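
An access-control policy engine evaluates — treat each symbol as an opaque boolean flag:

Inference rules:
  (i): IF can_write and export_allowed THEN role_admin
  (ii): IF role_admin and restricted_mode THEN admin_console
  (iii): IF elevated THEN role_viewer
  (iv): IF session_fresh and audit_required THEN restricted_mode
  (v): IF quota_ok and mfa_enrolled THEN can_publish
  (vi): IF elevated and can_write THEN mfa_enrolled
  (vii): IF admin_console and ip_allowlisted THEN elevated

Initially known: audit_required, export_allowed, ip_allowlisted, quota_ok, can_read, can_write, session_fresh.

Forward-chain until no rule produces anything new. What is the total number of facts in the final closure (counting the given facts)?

14

Round 1: (i) [IF can_write and export_allowed THEN role_admin]; (iv) [IF session_fresh and audit_required THEN restricted_mode]. Adds role_admin, restricted_mode.
Round 2: (ii) [IF role_admin and restricted_mode THEN admin_console]. Adds admin_console.
Round 3: (vii) [IF admin_console and ip_allowlisted THEN elevated]. Adds elevated.
Round 4: (iii) [IF elevated THEN role_viewer]; (vi) [IF elevated and can_write THEN mfa_enrolled]. Adds role_viewer, mfa_enrolled.
Round 5: (v) [IF quota_ok and mfa_enrolled THEN can_publish]. Adds can_publish.
Closure: {admin_console, audit_required, can_publish, can_read, can_write, elevated, export_allowed, ip_allowlisted, mfa_enrolled, quota_ok, restricted_mode, role_admin, role_viewer, session_fresh} — 14 facts.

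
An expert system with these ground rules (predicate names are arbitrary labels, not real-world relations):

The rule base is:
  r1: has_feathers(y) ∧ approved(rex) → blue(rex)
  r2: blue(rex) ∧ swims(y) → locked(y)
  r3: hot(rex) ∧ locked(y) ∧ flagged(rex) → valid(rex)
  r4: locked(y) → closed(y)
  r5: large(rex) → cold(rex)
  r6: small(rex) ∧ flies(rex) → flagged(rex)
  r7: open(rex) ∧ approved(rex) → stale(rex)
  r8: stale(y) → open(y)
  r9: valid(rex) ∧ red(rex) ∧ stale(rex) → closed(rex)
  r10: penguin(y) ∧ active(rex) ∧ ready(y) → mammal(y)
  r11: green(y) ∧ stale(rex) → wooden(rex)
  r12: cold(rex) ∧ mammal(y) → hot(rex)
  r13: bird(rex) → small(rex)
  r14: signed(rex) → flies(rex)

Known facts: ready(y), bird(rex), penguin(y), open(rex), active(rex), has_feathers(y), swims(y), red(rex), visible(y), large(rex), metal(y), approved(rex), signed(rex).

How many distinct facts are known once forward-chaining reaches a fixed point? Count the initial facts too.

25

Round 1: r1 [has_feathers(y) ∧ approved(rex) → blue(rex)]; r5 [large(rex) → cold(rex)]; r7 [open(rex) ∧ approved(rex) → stale(rex)]; r10 [penguin(y) ∧ active(rex) ∧ ready(y) → mammal(y)]; r13 [bird(rex) → small(rex)]; r14 [signed(rex) → flies(rex)]. New: blue(rex), cold(rex), stale(rex), mammal(y), small(rex), flies(rex).
Round 2: r2 [blue(rex) ∧ swims(y) → locked(y)]; r6 [small(rex) ∧ flies(rex) → flagged(rex)]; r12 [cold(rex) ∧ mammal(y) → hot(rex)]. New: locked(y), flagged(rex), hot(rex).
Round 3: r3 [hot(rex) ∧ locked(y) ∧ flagged(rex) → valid(rex)]; r4 [locked(y) → closed(y)]. New: valid(rex), closed(y).
Round 4: r9 [valid(rex) ∧ red(rex) ∧ stale(rex) → closed(rex)]. New: closed(rex).
Closure: {active(rex), approved(rex), bird(rex), blue(rex), closed(rex), closed(y), cold(rex), flagged(rex), flies(rex), has_feathers(y), hot(rex), large(rex), locked(y), mammal(y), metal(y), open(rex), penguin(y), ready(y), red(rex), signed(rex), small(rex), stale(rex), swims(y), valid(rex), visible(y)} — 25 facts.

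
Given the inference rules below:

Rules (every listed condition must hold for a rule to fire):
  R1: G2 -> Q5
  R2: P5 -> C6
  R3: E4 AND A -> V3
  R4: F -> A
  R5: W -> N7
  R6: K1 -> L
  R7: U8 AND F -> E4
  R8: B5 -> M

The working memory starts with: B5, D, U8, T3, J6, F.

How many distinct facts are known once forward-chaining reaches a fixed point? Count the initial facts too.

10

Round 1 — R4, R7, R8, derive A, E4, M.
Round 2 — R3, derive V3.
Closure: {A, B5, D, E4, F, J6, M, T3, U8, V3} — 10 facts.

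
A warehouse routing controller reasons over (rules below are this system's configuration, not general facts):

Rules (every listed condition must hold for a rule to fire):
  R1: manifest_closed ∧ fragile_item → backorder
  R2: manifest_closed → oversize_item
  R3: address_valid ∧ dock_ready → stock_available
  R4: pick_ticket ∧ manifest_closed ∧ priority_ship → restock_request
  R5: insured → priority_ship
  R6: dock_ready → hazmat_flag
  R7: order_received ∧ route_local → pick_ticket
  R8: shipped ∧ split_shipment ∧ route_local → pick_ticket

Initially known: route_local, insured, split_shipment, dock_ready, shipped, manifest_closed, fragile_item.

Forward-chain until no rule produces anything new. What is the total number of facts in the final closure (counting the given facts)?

13

Round 1: R1 [manifest_closed ∧ fragile_item → backorder]; R2 [manifest_closed → oversize_item]; R5 [insured → priority_ship]; R6 [dock_ready → hazmat_flag]; R8 [shipped ∧ split_shipment ∧ route_local → pick_ticket]. Adds backorder, oversize_item, priority_ship, hazmat_flag, pick_ticket.
Round 2: R4 [pick_ticket ∧ manifest_closed ∧ priority_ship → restock_request]. Adds restock_request.
Closure: {backorder, dock_ready, fragile_item, hazmat_flag, insured, manifest_closed, oversize_item, pick_ticket, priority_ship, restock_request, route_local, shipped, split_shipment} — 13 facts.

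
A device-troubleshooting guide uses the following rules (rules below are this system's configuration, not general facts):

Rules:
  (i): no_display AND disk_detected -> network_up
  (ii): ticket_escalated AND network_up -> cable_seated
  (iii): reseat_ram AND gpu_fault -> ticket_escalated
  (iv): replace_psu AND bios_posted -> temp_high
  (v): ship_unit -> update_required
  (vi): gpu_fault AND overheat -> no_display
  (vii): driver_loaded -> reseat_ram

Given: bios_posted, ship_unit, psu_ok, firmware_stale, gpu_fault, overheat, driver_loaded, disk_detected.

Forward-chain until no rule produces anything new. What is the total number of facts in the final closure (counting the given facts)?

[1] (v) [ship_unit -> update_required]; (vi) [gpu_fault AND overheat -> no_display]; (vii) [driver_loaded -> reseat_ram]. ⇒ new: update_required, no_display, reseat_ram.
[2] (i) [no_display AND disk_detected -> network_up]; (iii) [reseat_ram AND gpu_fault -> ticket_escalated]. ⇒ new: network_up, ticket_escalated.
[3] (ii) [ticket_escalated AND network_up -> cable_seated]. ⇒ new: cable_seated.
Closure: {bios_posted, cable_seated, disk_detected, driver_loaded, firmware_stale, gpu_fault, network_up, no_display, overheat, psu_ok, reseat_ram, ship_unit, ticket_escalated, update_required} — 14 facts.

14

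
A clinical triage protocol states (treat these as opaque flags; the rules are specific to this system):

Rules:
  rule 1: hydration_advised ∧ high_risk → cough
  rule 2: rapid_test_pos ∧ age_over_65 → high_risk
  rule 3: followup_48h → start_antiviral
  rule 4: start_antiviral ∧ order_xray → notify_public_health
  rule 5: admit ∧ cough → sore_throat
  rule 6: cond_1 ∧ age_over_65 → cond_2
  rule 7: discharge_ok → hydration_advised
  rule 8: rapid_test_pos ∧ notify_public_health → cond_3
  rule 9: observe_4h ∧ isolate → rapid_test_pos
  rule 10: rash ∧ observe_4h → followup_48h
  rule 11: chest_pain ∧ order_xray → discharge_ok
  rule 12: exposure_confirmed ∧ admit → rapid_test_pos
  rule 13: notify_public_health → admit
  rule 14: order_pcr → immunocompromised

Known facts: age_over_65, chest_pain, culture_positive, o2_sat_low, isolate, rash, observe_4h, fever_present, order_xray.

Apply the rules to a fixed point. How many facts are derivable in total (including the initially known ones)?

Round 1: rule 9 [observe_4h ∧ isolate → rapid_test_pos]; rule 10 [rash ∧ observe_4h → followup_48h]; rule 11 [chest_pain ∧ order_xray → discharge_ok]. New: rapid_test_pos, followup_48h, discharge_ok.
Round 2: rule 2 [rapid_test_pos ∧ age_over_65 → high_risk]; rule 3 [followup_48h → start_antiviral]; rule 7 [discharge_ok → hydration_advised]. New: high_risk, start_antiviral, hydration_advised.
Round 3: rule 1 [hydration_advised ∧ high_risk → cough]; rule 4 [start_antiviral ∧ order_xray → notify_public_health]. New: cough, notify_public_health.
Round 4: rule 8 [rapid_test_pos ∧ notify_public_health → cond_3]; rule 13 [notify_public_health → admit]. New: cond_3, admit.
Round 5: rule 5 [admit ∧ cough → sore_throat]. New: sore_throat.
Closure: {admit, age_over_65, chest_pain, cond_3, cough, culture_positive, discharge_ok, fever_present, followup_48h, high_risk, hydration_advised, isolate, notify_public_health, o2_sat_low, observe_4h, order_xray, rapid_test_pos, rash, sore_throat, start_antiviral} — 20 facts.

20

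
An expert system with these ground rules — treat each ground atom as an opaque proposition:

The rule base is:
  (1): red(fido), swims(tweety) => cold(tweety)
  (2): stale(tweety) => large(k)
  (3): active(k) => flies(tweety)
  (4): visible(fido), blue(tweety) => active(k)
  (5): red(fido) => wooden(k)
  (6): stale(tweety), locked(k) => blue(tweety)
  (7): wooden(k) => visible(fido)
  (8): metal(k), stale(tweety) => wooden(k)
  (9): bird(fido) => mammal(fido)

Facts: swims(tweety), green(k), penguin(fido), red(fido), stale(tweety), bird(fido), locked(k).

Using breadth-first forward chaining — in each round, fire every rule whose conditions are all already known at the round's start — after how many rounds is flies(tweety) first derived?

Round 1: (1) [red(fido), swims(tweety) => cold(tweety)]; (2) [stale(tweety) => large(k)]; (5) [red(fido) => wooden(k)]; (6) [stale(tweety), locked(k) => blue(tweety)]; (9) [bird(fido) => mammal(fido)]. New: cold(tweety), large(k), wooden(k), blue(tweety), mammal(fido).
Round 2: (7) [wooden(k) => visible(fido)]. New: visible(fido).
Round 3: (4) [visible(fido), blue(tweety) => active(k)]. New: active(k).
Round 4: (3) [active(k) => flies(tweety)]. New: flies(tweety).
flies(tweety) first appears in round 4.

4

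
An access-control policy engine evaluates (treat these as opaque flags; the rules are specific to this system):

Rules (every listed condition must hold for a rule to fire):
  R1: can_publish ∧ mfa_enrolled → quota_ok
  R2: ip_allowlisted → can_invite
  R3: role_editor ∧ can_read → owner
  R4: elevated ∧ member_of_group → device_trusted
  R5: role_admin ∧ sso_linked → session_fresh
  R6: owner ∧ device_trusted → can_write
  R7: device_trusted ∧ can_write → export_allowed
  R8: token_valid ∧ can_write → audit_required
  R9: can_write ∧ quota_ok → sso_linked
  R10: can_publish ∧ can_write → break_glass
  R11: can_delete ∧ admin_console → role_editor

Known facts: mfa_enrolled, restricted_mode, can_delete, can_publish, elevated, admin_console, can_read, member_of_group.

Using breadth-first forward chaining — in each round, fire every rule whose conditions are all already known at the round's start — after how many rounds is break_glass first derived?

Round 1 — R1, R4, R11, derive quota_ok, device_trusted, role_editor.
Round 2 — R3, derive owner.
Round 3 — R6, derive can_write.
Round 4 — R7, R9, R10, derive export_allowed, sso_linked, break_glass.
break_glass first appears in round 4.

4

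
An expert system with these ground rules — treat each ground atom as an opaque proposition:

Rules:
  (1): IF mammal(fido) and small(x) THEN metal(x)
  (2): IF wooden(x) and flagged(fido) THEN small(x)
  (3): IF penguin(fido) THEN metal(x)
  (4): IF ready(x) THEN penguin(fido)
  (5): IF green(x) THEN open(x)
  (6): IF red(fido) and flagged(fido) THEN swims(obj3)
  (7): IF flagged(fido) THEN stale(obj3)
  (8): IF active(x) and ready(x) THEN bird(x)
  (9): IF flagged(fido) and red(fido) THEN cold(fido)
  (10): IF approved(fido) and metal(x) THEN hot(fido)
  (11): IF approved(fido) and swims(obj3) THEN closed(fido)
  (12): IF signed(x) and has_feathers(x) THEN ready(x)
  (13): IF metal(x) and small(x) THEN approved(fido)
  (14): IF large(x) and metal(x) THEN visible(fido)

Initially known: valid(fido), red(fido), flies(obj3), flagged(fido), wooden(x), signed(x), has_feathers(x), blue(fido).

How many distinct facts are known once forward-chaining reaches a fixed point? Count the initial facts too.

18

[1] (2) [IF wooden(x) and flagged(fido) THEN small(x)]; (6) [IF red(fido) and flagged(fido) THEN swims(obj3)]; (7) [IF flagged(fido) THEN stale(obj3)]; (9) [IF flagged(fido) and red(fido) THEN cold(fido)]; (12) [IF signed(x) and has_feathers(x) THEN ready(x)]. ⇒ new: small(x), swims(obj3), stale(obj3), cold(fido), ready(x).
[2] (4) [IF ready(x) THEN penguin(fido)]. ⇒ new: penguin(fido).
[3] (3) [IF penguin(fido) THEN metal(x)]. ⇒ new: metal(x).
[4] (13) [IF metal(x) and small(x) THEN approved(fido)]. ⇒ new: approved(fido).
[5] (10) [IF approved(fido) and metal(x) THEN hot(fido)]; (11) [IF approved(fido) and swims(obj3) THEN closed(fido)]. ⇒ new: hot(fido), closed(fido).
Closure: {approved(fido), blue(fido), closed(fido), cold(fido), flagged(fido), flies(obj3), has_feathers(x), hot(fido), metal(x), penguin(fido), ready(x), red(fido), signed(x), small(x), stale(obj3), swims(obj3), valid(fido), wooden(x)} — 18 facts.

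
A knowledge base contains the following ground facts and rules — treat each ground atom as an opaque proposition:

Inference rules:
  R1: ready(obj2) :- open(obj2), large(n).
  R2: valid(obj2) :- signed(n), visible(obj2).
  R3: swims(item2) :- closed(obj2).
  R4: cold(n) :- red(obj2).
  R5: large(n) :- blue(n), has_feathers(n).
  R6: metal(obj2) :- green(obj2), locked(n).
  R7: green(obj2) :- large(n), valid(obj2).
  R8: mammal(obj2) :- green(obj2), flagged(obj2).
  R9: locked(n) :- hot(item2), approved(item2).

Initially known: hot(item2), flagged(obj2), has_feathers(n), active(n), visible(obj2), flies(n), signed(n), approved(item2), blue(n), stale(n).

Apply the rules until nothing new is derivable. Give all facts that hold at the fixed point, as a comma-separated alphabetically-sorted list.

Round 1 — R2, R5, R9, derive valid(obj2), large(n), locked(n).
Round 2 — R7, derive green(obj2).
Round 3 — R6, R8, derive metal(obj2), mammal(obj2).

active(n), approved(item2), blue(n), flagged(obj2), flies(n), green(obj2), has_feathers(n), hot(item2), large(n), locked(n), mammal(obj2), metal(obj2), signed(n), stale(n), valid(obj2), visible(obj2)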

To do
After locating the line with "R4: elevated ∧" above, return that line and every later line through the one with "(13): IF metal(x)", word for word and with nothing else.

Expected output
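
  R4: elevated ∧ member_of_group → device_trusted
  R5: role_admin ∧ sso_linked → session_fresh
  R6: owner ∧ device_trusted → can_write
  R7: device_trusted ∧ can_write → export_allowed
  R8: token_valid ∧ can_write → audit_required
  R9: can_write ∧ quota_ok → sso_linked
  R10: can_publish ∧ can_write → break_glass
  R11: can_delete ∧ admin_console → role_editor

Known facts: mfa_enrolled, restricted_mode, can_delete, can_publish, elevated, admin_console, can_read, member_of_group.

Using breadth-first forward chaining — in each round, fire every rule whose conditions are all already known at the round's start — after how many rounds is break_glass first derived?

Round 1 — R1, R4, R11, derive quota_ok, device_trusted, role_editor.
Round 2 — R3, derive owner.
Round 3 — R6, derive can_write.
Round 4 — R7, R9, R10, derive export_allowed, sso_linked, break_glass.
break_glass first appears in round 4.

4

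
An expert system with these ground rules — treat each ground atom as an opaque proposition:

Rules:
  (1): IF mammal(fido) and small(x) THEN metal(x)
  (2): IF wooden(x) and flagged(fido) THEN small(x)
  (3): IF penguin(fido) THEN metal(x)
  (4): IF ready(x) THEN penguin(fido)
  (5): IF green(x) THEN open(x)
  (6): IF red(fido) and flagged(fido) THEN swims(obj3)
  (7): IF flagged(fido) THEN stale(obj3)
  (8): IF active(x) and ready(x) THEN bird(x)
  (9): IF flagged(fido) and red(fido) THEN cold(fido)
  (10): IF approved(fido) and metal(x) THEN hot(fido)
  (11): IF approved(fido) and swims(obj3) THEN closed(fido)
  (12): IF signed(x) and has_feathers(x) THEN ready(x)
  (13): IF metal(x) and small(x) THEN approved(fido)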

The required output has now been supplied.